- _ABOUT THIS TASK_
Go through the records underneath and write each one out again exactly.

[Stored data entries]
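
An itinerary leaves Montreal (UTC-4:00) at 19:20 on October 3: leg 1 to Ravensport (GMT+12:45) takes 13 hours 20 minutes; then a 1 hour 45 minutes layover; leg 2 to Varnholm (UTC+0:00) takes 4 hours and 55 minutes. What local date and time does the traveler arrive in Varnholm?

Convert departure to UTC: 19:20 + 4:00 = 23:20 UTC on Oct 3.
Add 13 hours and 20 minutes leg 1 → 12:40 UTC (Oct 4).
Add 1 hour and 45 minutes layover in Ravensport → 14:25 UTC.
Add 4 hours 55 minutes leg 2 → 19:20 UTC.
Varnholm is UTC+0, so local arrival is the same: 19:20 on Oct 4.

19:20 on October 4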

- _SOLUTION_
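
An itinerary leaves Montreal (UTC-4:00) at 19:20 on October 3: leg 1 to Ravensport (GMT+12:45) takes 13 hours 20 minutes; then a 1 hour 45 minutes layover; leg 2 to Varnholm (UTC+0:00) takes 4 hours and 55 minutes. What local date and time does the traveler arrive in Varnholm?

Convert departure to UTC: 19:20 + 4:00 = 23:20 UTC on Oct 3.
Add 13 hours and 20 minutes leg 1 → 12:40 UTC (Oct 4).
Add 1 hour and 45 minutes layover in Ravensport → 14:25 UTC.
Add 4 hours 55 minutes leg 2 → 19:20 UTC.
Varnholm is UTC+0, so local arrival is the same: 19:20 on Oct 4.

19:20 on October 4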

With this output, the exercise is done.